Only lines with the string "square" matter here; gather them from the material below.

RECORDS FOR THIS EXERCISE
========================================

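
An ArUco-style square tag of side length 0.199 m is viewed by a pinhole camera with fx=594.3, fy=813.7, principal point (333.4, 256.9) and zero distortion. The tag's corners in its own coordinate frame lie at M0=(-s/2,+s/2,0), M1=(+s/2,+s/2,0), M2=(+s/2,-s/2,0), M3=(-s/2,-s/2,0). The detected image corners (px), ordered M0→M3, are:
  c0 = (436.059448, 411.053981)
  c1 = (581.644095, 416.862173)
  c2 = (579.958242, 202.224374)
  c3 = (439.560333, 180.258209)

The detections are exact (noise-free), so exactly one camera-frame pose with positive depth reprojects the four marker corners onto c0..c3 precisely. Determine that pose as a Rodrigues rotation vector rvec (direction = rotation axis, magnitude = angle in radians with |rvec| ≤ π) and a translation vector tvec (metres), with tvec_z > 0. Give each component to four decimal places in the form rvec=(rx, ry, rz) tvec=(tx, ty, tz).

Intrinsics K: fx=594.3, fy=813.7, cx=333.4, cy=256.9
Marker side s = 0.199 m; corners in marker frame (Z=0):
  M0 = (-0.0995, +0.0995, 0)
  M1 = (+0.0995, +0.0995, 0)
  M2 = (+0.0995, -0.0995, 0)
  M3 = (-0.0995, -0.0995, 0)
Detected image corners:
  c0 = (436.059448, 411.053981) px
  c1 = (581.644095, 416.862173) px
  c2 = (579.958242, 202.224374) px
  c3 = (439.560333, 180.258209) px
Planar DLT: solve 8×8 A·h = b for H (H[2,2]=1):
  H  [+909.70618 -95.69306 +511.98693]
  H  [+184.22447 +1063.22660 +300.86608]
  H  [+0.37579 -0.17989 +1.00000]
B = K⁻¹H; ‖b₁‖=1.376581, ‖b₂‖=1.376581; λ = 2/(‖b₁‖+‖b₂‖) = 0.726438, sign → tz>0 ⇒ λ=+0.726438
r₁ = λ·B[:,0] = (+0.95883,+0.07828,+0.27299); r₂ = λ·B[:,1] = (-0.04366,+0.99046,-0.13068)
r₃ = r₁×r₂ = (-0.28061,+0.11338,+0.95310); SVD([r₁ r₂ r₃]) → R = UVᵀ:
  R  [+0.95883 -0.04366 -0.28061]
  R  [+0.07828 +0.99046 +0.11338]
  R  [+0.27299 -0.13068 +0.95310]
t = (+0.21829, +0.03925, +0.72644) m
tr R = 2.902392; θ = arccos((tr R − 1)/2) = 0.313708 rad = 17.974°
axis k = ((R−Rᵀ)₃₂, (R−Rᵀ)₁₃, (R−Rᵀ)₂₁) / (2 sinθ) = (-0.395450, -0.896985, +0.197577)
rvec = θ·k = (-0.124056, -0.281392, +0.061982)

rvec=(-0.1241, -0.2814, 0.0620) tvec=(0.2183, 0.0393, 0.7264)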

========================================

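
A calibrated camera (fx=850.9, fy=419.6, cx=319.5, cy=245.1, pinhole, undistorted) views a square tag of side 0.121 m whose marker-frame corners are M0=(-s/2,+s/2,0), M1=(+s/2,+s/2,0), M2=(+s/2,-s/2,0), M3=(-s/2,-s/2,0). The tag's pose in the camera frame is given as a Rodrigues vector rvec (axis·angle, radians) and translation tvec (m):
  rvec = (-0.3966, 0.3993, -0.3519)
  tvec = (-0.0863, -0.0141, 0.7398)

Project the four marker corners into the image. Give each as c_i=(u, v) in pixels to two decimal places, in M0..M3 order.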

========================================

TASK RESULT
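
An ArUco-style square tag of side length 0.199 m is viewed by a pinhole camera with fx=594.3, fy=813.7, principal point (333.4, 256.9) and zero distortion. The tag's corners in its own coordinate frame lie at M0=(-s/2,+s/2,0), M1=(+s/2,+s/2,0), M2=(+s/2,-s/2,0), M3=(-s/2,-s/2,0). The detected image corners (px), ordered M0→M3, are:
A calibrated camera (fx=850.9, fy=419.6, cx=319.5, cy=245.1, pinhole, undistorted) views a square tag of side 0.121 m whose marker-frame corners are M0=(-s/2,+s/2,0), M1=(+s/2,+s/2,0), M2=(+s/2,-s/2,0), M3=(-s/2,-s/2,0). The tag's pose in the camera frame is given as a Rodrigues vector rvec (axis·angle, radians) and translation tvec (m):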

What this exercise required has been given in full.